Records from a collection

Segment Open

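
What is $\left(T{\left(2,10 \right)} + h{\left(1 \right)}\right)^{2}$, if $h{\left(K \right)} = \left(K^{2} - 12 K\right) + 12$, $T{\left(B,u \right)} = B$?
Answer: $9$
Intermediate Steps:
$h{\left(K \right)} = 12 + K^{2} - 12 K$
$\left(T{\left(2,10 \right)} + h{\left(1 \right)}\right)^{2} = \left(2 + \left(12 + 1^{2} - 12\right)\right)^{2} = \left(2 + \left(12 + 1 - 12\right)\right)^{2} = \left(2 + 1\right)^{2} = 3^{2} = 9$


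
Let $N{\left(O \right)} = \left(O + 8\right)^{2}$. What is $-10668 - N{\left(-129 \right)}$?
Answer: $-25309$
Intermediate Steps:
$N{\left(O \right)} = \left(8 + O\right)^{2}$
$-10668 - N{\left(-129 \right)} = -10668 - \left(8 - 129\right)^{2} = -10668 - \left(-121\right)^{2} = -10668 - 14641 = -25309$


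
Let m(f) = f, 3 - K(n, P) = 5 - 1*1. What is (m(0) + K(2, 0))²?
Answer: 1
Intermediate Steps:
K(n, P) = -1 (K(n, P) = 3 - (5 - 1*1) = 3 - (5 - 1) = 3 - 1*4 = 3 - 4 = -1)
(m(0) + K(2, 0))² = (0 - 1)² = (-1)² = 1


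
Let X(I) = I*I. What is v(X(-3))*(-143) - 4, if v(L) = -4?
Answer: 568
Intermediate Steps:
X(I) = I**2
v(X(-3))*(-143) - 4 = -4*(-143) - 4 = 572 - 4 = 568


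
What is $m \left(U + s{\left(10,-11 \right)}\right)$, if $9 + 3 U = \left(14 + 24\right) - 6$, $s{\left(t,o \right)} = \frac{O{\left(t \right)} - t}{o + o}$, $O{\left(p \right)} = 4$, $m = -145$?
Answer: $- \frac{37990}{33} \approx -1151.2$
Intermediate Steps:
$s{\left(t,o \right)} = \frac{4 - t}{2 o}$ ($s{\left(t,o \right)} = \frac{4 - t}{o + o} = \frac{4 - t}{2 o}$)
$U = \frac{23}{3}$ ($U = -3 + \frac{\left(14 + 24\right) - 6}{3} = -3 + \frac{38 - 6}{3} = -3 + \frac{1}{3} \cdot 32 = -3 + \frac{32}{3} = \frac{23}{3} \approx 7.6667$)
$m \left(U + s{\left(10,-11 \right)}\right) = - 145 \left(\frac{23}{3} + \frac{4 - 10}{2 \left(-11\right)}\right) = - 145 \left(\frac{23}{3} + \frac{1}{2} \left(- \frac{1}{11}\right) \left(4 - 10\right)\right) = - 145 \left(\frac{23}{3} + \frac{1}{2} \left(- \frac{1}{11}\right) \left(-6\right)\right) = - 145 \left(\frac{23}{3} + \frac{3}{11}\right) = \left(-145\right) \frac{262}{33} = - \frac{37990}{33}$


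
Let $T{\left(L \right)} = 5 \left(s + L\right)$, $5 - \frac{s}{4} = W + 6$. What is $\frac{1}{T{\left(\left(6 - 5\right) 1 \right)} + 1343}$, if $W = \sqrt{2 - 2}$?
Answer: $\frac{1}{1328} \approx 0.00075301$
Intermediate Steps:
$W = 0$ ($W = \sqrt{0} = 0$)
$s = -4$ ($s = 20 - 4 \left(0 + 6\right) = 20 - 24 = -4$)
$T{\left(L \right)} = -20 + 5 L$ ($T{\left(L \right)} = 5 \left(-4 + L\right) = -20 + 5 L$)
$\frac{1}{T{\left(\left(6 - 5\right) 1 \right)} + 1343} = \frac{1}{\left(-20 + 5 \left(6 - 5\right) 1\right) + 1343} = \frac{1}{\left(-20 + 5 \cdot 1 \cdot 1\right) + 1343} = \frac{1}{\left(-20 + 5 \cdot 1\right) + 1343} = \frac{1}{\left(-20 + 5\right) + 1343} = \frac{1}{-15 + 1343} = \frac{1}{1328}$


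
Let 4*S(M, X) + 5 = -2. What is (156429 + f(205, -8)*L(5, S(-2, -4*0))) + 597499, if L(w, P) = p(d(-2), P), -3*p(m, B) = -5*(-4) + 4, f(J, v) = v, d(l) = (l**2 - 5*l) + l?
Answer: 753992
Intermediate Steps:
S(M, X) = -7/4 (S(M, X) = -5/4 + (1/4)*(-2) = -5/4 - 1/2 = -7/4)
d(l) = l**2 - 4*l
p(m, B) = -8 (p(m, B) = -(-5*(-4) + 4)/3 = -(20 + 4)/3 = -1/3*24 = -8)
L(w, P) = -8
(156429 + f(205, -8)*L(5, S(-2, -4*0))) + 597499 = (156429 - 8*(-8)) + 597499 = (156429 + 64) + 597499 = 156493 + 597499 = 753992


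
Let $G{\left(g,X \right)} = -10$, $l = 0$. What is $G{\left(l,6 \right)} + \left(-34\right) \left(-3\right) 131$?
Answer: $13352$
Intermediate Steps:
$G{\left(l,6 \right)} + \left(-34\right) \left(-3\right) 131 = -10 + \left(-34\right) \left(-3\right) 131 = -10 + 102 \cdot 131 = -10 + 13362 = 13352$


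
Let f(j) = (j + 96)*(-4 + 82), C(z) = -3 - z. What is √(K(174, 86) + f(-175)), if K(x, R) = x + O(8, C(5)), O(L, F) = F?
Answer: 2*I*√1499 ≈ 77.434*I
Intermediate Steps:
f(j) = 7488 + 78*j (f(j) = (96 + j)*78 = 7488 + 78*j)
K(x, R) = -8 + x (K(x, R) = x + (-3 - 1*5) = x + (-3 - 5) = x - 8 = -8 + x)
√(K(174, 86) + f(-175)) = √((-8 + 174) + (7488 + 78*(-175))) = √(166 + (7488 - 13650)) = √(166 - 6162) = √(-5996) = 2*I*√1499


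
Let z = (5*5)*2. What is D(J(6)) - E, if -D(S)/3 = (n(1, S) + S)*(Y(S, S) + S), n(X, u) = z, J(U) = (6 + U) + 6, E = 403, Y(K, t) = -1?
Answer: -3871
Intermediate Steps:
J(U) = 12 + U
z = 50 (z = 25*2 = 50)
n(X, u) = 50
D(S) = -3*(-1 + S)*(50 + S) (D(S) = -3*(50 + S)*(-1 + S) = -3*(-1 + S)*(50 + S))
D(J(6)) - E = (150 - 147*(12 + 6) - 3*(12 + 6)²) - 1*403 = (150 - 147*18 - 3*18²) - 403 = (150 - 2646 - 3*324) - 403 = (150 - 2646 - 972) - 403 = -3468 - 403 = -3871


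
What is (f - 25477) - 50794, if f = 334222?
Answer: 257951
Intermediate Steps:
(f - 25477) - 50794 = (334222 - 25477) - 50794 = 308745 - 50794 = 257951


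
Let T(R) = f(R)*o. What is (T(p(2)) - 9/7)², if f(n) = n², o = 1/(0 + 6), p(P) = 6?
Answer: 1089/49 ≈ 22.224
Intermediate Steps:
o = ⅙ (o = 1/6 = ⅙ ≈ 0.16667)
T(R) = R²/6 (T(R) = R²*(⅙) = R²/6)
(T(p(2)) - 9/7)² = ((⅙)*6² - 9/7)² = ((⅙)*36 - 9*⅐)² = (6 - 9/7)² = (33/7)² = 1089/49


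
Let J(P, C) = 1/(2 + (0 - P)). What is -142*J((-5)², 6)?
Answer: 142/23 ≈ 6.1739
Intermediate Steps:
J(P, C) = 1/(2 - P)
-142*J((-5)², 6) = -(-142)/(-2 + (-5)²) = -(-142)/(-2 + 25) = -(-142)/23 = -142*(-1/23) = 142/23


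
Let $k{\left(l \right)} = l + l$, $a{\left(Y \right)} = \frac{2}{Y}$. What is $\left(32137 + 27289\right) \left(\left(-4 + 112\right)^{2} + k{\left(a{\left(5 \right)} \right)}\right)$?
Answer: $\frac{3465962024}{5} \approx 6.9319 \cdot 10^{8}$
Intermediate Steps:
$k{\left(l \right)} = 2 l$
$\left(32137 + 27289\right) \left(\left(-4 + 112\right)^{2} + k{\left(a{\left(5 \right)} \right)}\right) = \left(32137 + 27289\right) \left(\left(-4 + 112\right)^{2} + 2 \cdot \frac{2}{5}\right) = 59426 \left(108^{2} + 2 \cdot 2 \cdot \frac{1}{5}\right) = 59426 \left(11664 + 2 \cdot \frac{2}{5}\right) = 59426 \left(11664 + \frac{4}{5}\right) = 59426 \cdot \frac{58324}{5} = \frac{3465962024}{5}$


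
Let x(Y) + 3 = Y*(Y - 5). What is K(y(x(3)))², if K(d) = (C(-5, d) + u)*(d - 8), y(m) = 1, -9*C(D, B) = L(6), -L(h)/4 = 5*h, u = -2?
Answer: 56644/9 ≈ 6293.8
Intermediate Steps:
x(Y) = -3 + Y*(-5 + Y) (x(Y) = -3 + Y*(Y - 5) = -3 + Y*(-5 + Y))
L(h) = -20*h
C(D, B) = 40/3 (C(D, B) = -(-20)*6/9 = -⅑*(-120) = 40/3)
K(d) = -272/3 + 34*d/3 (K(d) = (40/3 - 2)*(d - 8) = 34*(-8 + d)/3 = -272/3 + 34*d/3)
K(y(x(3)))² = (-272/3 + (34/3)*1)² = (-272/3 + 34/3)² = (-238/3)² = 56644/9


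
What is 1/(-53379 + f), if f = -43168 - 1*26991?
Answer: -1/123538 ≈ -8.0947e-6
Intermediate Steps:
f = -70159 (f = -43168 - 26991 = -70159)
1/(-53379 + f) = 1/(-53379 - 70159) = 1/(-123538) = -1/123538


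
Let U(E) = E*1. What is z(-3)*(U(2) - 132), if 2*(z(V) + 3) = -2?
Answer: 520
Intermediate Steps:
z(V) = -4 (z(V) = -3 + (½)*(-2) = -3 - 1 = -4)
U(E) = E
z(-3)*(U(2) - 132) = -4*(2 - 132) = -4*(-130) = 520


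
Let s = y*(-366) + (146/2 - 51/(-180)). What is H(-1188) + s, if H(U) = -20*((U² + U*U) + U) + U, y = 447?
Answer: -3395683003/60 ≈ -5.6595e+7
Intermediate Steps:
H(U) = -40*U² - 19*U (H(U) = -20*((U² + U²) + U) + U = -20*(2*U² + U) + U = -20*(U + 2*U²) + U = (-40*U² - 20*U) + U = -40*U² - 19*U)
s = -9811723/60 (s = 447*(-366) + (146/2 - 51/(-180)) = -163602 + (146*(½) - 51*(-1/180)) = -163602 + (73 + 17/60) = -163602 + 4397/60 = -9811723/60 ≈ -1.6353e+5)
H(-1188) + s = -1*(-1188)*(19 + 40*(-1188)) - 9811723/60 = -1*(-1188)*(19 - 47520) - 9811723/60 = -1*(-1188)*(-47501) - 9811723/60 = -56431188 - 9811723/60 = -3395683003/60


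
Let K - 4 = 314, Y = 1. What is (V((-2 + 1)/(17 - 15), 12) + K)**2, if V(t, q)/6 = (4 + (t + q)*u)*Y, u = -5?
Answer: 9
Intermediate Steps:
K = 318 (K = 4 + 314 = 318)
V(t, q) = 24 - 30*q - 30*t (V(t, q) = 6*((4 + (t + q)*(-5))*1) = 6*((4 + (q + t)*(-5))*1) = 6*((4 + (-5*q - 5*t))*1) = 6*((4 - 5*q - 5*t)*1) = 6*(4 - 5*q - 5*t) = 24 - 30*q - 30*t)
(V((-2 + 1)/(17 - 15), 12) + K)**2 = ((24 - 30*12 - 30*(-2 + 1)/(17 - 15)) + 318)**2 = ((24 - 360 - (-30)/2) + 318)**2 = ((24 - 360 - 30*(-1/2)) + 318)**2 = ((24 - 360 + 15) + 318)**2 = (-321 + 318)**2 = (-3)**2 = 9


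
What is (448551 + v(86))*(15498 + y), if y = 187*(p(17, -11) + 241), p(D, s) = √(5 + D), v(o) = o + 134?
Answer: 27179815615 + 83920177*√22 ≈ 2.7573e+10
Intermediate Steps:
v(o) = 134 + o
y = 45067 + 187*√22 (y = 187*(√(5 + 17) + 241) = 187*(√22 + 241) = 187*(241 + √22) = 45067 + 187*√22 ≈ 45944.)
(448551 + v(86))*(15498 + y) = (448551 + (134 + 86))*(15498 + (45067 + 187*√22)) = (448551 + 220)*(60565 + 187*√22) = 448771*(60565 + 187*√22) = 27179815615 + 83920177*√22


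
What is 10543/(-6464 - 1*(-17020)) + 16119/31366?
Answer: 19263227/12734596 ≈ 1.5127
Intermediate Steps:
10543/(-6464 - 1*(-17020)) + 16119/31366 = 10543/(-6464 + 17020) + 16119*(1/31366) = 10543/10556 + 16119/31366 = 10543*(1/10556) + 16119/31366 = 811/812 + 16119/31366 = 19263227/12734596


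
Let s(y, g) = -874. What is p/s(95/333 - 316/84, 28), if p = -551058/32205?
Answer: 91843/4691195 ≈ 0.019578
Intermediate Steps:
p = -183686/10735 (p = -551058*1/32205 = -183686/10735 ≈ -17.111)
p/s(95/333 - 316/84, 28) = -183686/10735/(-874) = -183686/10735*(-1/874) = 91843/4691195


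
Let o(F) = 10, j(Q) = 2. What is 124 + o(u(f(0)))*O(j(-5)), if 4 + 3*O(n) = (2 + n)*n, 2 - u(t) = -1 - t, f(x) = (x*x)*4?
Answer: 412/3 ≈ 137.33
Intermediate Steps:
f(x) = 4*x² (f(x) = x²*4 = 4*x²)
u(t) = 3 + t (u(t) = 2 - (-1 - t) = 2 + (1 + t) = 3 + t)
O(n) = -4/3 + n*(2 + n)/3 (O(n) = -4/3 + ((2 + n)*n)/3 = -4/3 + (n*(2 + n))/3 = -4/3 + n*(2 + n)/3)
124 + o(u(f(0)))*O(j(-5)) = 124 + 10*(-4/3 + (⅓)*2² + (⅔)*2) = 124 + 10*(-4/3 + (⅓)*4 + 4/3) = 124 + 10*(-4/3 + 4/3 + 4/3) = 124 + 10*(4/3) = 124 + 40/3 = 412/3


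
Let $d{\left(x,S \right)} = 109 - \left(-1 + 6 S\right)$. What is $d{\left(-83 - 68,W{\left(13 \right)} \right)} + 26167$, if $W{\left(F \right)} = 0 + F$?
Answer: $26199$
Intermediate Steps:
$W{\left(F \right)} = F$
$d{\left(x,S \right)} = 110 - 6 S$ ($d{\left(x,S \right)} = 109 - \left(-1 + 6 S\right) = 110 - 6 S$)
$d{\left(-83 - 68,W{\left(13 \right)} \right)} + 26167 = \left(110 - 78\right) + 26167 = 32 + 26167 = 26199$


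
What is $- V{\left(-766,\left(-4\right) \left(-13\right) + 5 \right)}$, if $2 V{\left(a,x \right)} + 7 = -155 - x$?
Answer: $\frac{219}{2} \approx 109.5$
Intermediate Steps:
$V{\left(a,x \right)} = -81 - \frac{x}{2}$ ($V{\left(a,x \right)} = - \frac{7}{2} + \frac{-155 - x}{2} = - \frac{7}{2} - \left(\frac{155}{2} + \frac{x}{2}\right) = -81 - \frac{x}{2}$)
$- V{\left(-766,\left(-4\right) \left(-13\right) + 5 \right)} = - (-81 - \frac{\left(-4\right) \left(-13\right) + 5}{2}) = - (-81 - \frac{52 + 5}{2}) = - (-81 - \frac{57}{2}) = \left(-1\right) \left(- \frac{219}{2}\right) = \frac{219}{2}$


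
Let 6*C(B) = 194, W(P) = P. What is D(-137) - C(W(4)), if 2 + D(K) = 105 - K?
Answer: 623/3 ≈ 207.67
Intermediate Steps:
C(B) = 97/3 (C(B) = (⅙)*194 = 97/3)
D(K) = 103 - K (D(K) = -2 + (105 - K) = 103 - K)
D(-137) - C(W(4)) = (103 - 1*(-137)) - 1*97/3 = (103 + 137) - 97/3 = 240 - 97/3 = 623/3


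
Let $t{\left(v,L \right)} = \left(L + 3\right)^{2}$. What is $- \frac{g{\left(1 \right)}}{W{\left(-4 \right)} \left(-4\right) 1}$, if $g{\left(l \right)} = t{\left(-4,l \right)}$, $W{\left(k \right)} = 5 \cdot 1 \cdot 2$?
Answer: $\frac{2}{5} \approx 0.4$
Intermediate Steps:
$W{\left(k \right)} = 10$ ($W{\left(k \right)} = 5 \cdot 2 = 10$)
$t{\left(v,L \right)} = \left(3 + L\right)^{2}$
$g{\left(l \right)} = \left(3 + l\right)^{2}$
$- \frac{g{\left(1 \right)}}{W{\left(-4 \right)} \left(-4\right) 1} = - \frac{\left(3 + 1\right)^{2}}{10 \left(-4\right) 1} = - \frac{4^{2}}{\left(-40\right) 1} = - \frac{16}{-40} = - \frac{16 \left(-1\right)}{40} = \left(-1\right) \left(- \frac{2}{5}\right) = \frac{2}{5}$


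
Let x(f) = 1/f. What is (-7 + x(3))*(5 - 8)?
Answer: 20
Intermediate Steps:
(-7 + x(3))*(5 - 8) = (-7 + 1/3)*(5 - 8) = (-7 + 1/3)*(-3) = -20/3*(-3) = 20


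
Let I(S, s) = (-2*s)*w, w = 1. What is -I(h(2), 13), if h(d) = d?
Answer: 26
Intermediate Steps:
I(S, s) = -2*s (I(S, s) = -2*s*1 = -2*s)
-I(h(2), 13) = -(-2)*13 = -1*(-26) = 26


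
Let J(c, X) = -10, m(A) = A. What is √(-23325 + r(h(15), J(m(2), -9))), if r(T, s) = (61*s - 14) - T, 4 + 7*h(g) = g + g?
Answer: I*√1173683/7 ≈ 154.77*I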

Segment Closed

» WORK INSTRUCTIONS
Go to the line with "Answer: 753992" in the entries above and repeat every line from there through the line with "Answer: 2*I*√1499 ≈ 77.434*I", exactly and with no other text.

» EXERCISE RESULT
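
Answer: 753992
Intermediate Steps:
S(M, X) = -7/4 (S(M, X) = -5/4 + (1/4)*(-2) = -5/4 - 1/2 = -7/4)
d(l) = l**2 - 4*l
p(m, B) = -8 (p(m, B) = -(-5*(-4) + 4)/3 = -(20 + 4)/3 = -1/3*24 = -8)
L(w, P) = -8
(156429 + f(205, -8)*L(5, S(-2, -4*0))) + 597499 = (156429 - 8*(-8)) + 597499 = (156429 + 64) + 597499 = 156493 + 597499 = 753992


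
Let $G{\left(g,X \right)} = -10$, $l = 0$. What is $G{\left(l,6 \right)} + \left(-34\right) \left(-3\right) 131$?
Answer: $13352$
Intermediate Steps:
$G{\left(l,6 \right)} + \left(-34\right) \left(-3\right) 131 = -10 + \left(-34\right) \left(-3\right) 131 = -10 + 102 \cdot 131 = -10 + 13362 = 13352$


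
Let f(j) = (j + 96)*(-4 + 82), C(z) = -3 - z. What is √(K(174, 86) + f(-175)), if K(x, R) = x + O(8, C(5)), O(L, F) = F?
Answer: 2*I*√1499 ≈ 77.434*I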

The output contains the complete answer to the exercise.